Starting at the line that contains "A (thermogenic methane): fraction" and ending at the line that contains "C (a C4 grass", the lines below are to be given again exactly, with nothing added.

* ENTRIES SHOWN *
_____
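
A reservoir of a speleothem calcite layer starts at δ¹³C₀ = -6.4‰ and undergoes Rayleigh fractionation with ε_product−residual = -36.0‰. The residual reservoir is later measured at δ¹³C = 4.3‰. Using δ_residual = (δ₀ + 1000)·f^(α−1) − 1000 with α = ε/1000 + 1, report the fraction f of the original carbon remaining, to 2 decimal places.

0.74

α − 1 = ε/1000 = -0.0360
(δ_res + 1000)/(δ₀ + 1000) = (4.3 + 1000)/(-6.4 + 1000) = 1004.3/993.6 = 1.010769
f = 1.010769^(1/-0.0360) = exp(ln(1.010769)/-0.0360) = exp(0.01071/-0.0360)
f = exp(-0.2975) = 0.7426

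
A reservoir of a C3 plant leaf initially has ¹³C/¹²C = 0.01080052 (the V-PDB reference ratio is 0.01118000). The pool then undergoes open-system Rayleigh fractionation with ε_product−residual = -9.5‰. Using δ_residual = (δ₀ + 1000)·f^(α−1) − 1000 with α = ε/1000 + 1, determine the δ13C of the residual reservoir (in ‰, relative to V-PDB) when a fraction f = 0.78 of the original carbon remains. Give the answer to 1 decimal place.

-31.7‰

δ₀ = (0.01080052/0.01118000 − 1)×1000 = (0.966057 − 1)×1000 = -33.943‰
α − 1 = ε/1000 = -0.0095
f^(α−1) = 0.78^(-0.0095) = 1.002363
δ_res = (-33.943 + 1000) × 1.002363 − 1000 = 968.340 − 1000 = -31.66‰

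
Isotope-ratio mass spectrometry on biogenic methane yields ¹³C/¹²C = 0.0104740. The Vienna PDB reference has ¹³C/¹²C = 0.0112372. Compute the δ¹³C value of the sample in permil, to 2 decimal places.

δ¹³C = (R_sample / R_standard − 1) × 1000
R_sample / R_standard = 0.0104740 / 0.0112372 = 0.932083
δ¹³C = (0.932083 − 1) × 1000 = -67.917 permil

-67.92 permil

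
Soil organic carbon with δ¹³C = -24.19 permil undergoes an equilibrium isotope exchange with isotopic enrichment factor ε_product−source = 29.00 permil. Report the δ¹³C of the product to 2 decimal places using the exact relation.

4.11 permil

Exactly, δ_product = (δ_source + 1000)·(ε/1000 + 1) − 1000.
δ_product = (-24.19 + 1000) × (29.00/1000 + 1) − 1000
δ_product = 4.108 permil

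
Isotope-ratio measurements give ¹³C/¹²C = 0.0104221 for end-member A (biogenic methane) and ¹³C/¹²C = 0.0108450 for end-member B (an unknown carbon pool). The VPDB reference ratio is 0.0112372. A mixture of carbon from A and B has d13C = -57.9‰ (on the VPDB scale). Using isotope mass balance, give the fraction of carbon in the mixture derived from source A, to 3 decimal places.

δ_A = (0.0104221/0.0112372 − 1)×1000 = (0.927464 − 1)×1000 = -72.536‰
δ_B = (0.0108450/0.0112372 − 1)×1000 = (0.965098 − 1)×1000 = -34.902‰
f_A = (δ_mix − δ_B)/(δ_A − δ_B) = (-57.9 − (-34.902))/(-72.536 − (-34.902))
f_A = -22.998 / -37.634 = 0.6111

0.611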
_____
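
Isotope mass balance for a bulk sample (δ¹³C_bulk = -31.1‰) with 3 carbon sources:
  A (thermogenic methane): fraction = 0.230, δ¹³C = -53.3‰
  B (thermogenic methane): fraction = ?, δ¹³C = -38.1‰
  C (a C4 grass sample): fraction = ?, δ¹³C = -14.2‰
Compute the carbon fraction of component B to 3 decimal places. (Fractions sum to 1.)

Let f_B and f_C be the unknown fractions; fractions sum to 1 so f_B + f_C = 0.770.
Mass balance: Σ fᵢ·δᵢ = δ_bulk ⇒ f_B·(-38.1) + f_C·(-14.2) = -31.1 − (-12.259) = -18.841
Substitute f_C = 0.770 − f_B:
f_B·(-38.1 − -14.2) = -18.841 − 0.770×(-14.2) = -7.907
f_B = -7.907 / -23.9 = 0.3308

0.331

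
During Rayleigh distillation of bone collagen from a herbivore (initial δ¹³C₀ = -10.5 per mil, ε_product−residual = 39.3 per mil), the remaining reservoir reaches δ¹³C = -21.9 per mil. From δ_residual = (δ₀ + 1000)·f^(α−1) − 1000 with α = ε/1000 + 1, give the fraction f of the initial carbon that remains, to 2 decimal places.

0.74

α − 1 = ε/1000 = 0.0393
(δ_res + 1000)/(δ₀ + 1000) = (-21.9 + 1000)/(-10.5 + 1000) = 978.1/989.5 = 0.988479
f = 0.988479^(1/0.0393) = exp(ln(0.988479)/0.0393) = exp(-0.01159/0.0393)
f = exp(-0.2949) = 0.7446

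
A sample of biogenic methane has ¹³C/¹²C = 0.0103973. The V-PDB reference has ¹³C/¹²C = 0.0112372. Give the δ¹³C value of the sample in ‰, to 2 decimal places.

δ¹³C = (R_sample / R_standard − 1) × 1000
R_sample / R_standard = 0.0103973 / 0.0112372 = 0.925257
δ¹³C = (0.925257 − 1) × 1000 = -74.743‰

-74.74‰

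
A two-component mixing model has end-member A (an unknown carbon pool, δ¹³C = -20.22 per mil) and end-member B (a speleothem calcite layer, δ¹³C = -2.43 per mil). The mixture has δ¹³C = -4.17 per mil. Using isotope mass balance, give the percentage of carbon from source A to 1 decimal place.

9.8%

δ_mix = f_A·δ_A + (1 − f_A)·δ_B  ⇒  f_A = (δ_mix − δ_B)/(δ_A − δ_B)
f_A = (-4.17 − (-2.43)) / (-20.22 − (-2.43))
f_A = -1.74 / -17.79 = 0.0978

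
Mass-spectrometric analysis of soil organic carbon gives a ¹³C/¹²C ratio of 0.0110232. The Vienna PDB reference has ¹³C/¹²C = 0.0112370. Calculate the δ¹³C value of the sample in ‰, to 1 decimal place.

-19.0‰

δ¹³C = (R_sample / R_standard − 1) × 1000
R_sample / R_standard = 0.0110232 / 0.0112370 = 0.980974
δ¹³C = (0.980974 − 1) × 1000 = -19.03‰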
_____
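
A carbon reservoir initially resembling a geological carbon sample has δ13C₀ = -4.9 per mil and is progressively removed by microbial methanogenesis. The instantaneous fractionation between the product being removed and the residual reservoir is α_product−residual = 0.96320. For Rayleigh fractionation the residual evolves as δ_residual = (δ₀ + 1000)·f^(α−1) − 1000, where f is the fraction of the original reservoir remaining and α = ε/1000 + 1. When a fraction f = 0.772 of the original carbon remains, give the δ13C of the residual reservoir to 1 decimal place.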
_____
* ANSWER FOR THE TASK *
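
  A (thermogenic methane): fraction = 0.230, δ¹³C = -53.3‰
  B (thermogenic methane): fraction = ?, δ¹³C = -38.1‰
  C (a C4 grass sample): fraction = ?, δ¹³C = -14.2‰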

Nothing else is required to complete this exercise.